PROBLEM
From the first line to the last, write out the records exactly.

RECORDS FOR THE TASK

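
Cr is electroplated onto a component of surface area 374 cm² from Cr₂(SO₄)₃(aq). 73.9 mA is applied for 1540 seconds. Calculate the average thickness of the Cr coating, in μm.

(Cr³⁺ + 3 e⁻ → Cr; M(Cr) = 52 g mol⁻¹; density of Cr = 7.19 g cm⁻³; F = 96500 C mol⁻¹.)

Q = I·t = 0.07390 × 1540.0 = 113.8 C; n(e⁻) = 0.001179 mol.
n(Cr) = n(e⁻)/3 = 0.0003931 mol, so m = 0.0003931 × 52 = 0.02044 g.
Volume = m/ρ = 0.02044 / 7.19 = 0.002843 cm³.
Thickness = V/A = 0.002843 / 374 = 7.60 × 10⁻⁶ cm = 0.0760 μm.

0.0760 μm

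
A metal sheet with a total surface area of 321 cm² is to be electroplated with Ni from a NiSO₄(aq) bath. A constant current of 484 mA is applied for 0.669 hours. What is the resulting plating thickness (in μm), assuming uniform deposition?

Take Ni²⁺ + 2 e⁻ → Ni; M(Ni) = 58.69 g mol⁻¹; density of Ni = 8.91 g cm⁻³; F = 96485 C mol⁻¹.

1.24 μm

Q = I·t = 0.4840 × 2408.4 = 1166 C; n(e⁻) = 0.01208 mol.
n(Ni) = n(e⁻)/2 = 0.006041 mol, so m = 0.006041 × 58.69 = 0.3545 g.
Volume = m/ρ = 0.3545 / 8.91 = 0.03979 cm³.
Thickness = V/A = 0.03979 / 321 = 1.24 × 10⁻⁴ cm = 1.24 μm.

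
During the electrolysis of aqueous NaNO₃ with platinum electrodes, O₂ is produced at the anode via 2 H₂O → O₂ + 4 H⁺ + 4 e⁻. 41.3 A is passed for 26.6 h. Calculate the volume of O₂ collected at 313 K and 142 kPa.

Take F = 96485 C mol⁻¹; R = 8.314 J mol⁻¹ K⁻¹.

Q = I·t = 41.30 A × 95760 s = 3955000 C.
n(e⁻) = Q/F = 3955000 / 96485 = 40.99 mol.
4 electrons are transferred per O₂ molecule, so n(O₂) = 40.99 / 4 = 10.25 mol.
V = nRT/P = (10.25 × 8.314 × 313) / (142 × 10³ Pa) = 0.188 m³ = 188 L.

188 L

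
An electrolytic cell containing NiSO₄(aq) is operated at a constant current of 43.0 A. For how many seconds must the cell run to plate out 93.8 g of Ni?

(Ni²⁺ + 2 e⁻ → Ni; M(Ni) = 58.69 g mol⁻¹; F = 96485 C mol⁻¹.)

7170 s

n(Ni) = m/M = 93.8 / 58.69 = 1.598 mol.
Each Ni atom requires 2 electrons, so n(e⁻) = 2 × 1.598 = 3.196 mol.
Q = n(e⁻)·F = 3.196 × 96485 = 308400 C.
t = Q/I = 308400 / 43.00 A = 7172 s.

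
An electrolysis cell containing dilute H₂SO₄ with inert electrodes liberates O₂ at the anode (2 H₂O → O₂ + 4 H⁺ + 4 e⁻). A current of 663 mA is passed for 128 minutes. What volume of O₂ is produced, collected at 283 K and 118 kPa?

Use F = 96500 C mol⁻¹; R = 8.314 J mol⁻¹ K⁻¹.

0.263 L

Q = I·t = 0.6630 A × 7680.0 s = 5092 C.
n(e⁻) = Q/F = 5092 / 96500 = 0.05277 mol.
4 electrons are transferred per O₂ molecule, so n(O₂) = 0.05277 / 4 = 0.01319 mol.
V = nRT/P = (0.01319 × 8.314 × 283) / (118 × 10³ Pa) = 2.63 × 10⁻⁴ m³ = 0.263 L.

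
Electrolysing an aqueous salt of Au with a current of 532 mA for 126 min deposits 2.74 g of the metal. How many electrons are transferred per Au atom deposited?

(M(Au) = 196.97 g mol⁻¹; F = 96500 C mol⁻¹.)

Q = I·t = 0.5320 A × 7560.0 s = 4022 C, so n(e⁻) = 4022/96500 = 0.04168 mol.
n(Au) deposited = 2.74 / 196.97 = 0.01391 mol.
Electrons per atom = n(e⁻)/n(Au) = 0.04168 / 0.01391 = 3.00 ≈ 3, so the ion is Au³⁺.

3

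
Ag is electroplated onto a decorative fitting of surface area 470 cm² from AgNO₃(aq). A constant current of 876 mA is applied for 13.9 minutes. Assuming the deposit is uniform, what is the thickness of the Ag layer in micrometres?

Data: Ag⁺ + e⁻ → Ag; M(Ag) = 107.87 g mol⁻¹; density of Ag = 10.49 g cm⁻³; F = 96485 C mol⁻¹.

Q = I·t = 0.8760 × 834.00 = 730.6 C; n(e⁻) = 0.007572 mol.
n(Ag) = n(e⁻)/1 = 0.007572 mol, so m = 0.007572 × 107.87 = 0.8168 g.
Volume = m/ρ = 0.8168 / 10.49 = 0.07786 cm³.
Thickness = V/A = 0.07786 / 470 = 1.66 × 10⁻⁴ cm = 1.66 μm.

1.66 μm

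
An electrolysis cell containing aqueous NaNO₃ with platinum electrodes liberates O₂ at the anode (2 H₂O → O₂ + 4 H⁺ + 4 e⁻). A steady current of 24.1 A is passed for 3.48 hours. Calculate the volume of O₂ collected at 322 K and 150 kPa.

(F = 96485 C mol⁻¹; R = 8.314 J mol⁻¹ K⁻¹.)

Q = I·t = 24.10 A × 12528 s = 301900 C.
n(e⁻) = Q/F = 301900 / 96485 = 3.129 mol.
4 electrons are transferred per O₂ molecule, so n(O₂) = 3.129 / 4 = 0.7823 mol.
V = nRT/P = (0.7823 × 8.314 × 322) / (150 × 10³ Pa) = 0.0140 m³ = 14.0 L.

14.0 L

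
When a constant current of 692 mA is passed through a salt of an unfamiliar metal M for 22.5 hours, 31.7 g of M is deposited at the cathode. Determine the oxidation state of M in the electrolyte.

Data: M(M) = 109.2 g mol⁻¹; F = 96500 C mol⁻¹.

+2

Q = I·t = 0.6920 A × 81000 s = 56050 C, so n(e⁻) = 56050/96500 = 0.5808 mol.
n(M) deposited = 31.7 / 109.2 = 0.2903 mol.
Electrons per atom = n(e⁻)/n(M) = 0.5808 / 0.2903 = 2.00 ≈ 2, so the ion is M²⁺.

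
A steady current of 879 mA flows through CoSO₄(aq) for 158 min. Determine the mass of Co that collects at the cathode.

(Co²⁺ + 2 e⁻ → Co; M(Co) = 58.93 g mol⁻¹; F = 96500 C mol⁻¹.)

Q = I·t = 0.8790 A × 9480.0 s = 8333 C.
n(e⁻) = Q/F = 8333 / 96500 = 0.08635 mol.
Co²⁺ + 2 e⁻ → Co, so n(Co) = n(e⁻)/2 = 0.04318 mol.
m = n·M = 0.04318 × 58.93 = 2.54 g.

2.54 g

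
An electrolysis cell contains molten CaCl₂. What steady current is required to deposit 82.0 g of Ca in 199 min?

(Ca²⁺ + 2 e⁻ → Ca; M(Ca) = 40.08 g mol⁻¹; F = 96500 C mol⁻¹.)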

RESPONSE AREA
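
Cr is electroplated onto a component of surface area 374 cm² from Cr₂(SO₄)₃(aq). 73.9 mA is applied for 1540 seconds. Calculate the average thickness of the Cr coating, in μm.

(Cr³⁺ + 3 e⁻ → Cr; M(Cr) = 52 g mol⁻¹; density of Cr = 7.19 g cm⁻³; F = 96500 C mol⁻¹.)

Q = I·t = 0.07390 × 1540.0 = 113.8 C; n(e⁻) = 0.001179 mol.
n(Cr) = n(e⁻)/3 = 0.0003931 mol, so m = 0.0003931 × 52 = 0.02044 g.
Volume = m/ρ = 0.02044 / 7.19 = 0.002843 cm³.
Thickness = V/A = 0.002843 / 374 = 7.60 × 10⁻⁶ cm = 0.0760 μm.

0.0760 μm

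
A metal sheet with a total surface area of 321 cm² is to be electroplated with Ni from a NiSO₄(aq) bath. A constant current of 484 mA is applied for 0.669 hours. What is the resulting plating thickness (in μm), assuming uniform deposition?

Take Ni²⁺ + 2 e⁻ → Ni; M(Ni) = 58.69 g mol⁻¹; density of Ni = 8.91 g cm⁻³; F = 96485 C mol⁻¹.

1.24 μm

Q = I·t = 0.4840 × 2408.4 = 1166 C; n(e⁻) = 0.01208 mol.
n(Ni) = n(e⁻)/2 = 0.006041 mol, so m = 0.006041 × 58.69 = 0.3545 g.
Volume = m/ρ = 0.3545 / 8.91 = 0.03979 cm³.
Thickness = V/A = 0.03979 / 321 = 1.24 × 10⁻⁴ cm = 1.24 μm.

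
During the electrolysis of aqueous NaNO₃ with platinum electrodes, O₂ is produced at the anode via 2 H₂O → O₂ + 4 H⁺ + 4 e⁻. 41.3 A is passed for 26.6 h. Calculate the volume of O₂ collected at 313 K and 142 kPa.

Take F = 96485 C mol⁻¹; R = 8.314 J mol⁻¹ K⁻¹.

Q = I·t = 41.30 A × 95760 s = 3955000 C.
n(e⁻) = Q/F = 3955000 / 96485 = 40.99 mol.
4 electrons are transferred per O₂ molecule, so n(O₂) = 40.99 / 4 = 10.25 mol.
V = nRT/P = (10.25 × 8.314 × 313) / (142 × 10³ Pa) = 0.188 m³ = 188 L.

188 L

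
An electrolytic cell containing NiSO₄(aq) is operated at a constant current of 43.0 A. For how many seconds must the cell run to plate out 93.8 g of Ni?

(Ni²⁺ + 2 e⁻ → Ni; M(Ni) = 58.69 g mol⁻¹; F = 96485 C mol⁻¹.)

7170 s

n(Ni) = m/M = 93.8 / 58.69 = 1.598 mol.
Each Ni atom requires 2 electrons, so n(e⁻) = 2 × 1.598 = 3.196 mol.
Q = n(e⁻)·F = 3.196 × 96485 = 308400 C.
t = Q/I = 308400 / 43.00 A = 7172 s.

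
An electrolysis cell containing dilute H₂SO₄ with inert electrodes liberates O₂ at the anode (2 H₂O → O₂ + 4 H⁺ + 4 e⁻). A current of 663 mA is passed for 128 minutes. What volume of O₂ is produced, collected at 283 K and 118 kPa?

Use F = 96500 C mol⁻¹; R = 8.314 J mol⁻¹ K⁻¹.

0.263 L

Q = I·t = 0.6630 A × 7680.0 s = 5092 C.
n(e⁻) = Q/F = 5092 / 96500 = 0.05277 mol.
4 electrons are transferred per O₂ molecule, so n(O₂) = 0.05277 / 4 = 0.01319 mol.
V = nRT/P = (0.01319 × 8.314 × 283) / (118 × 10³ Pa) = 2.63 × 10⁻⁴ m³ = 0.263 L.

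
Electrolysing an aqueous salt of Au with a current of 532 mA for 126 min deposits 2.74 g of the metal. How many electrons are transferred per Au atom deposited?

(M(Au) = 196.97 g mol⁻¹; F = 96500 C mol⁻¹.)

Q = I·t = 0.5320 A × 7560.0 s = 4022 C, so n(e⁻) = 4022/96500 = 0.04168 mol.
n(Au) deposited = 2.74 / 196.97 = 0.01391 mol.
Electrons per atom = n(e⁻)/n(Au) = 0.04168 / 0.01391 = 3.00 ≈ 3, so the ion is Au³⁺.

3

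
Ag is electroplated onto a decorative fitting of surface area 470 cm² from AgNO₃(aq). A constant current of 876 mA is applied for 13.9 minutes. Assuming the deposit is uniform, what is the thickness of the Ag layer in micrometres?

Data: Ag⁺ + e⁻ → Ag; M(Ag) = 107.87 g mol⁻¹; density of Ag = 10.49 g cm⁻³; F = 96485 C mol⁻¹.

Q = I·t = 0.8760 × 834.00 = 730.6 C; n(e⁻) = 0.007572 mol.
n(Ag) = n(e⁻)/1 = 0.007572 mol, so m = 0.007572 × 107.87 = 0.8168 g.
Volume = m/ρ = 0.8168 / 10.49 = 0.07786 cm³.
Thickness = V/A = 0.07786 / 470 = 1.66 × 10⁻⁴ cm = 1.66 μm.

1.66 μm

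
An electrolysis cell containing aqueous NaNO₃ with platinum electrodes liberates O₂ at the anode (2 H₂O → O₂ + 4 H⁺ + 4 e⁻). A steady current of 24.1 A is passed for 3.48 hours. Calculate the volume of O₂ collected at 322 K and 150 kPa.

(F = 96485 C mol⁻¹; R = 8.314 J mol⁻¹ K⁻¹.)

Q = I·t = 24.10 A × 12528 s = 301900 C.
n(e⁻) = Q/F = 301900 / 96485 = 3.129 mol.
4 electrons are transferred per O₂ molecule, so n(O₂) = 3.129 / 4 = 0.7823 mol.
V = nRT/P = (0.7823 × 8.314 × 322) / (150 × 10³ Pa) = 0.0140 m³ = 14.0 L.

14.0 L

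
When a constant current of 692 mA is passed through a salt of an unfamiliar metal M for 22.5 hours, 31.7 g of M is deposited at the cathode. Determine the oxidation state of M in the electrolyte.

Data: M(M) = 109.2 g mol⁻¹; F = 96500 C mol⁻¹.

+2

Q = I·t = 0.6920 A × 81000 s = 56050 C, so n(e⁻) = 56050/96500 = 0.5808 mol.
n(M) deposited = 31.7 / 109.2 = 0.2903 mol.
Electrons per atom = n(e⁻)/n(M) = 0.5808 / 0.2903 = 2.00 ≈ 2, so the ion is M²⁺.

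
A steady current of 879 mA flows through CoSO₄(aq) for 158 min. Determine the mass of Co that collects at the cathode.

(Co²⁺ + 2 e⁻ → Co; M(Co) = 58.93 g mol⁻¹; F = 96500 C mol⁻¹.)

Q = I·t = 0.8790 A × 9480.0 s = 8333 C.
n(e⁻) = Q/F = 8333 / 96500 = 0.08635 mol.
Co²⁺ + 2 e⁻ → Co, so n(Co) = n(e⁻)/2 = 0.04318 mol.
m = n·M = 0.04318 × 58.93 = 2.54 g.

2.54 g

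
An electrolysis cell contains molten CaCl₂. What steady current is required to deposit 82.0 g of Ca in 199 min?

(Ca²⁺ + 2 e⁻ → Ca; M(Ca) = 40.08 g mol⁻¹; F = 96500 C mol⁻¹.)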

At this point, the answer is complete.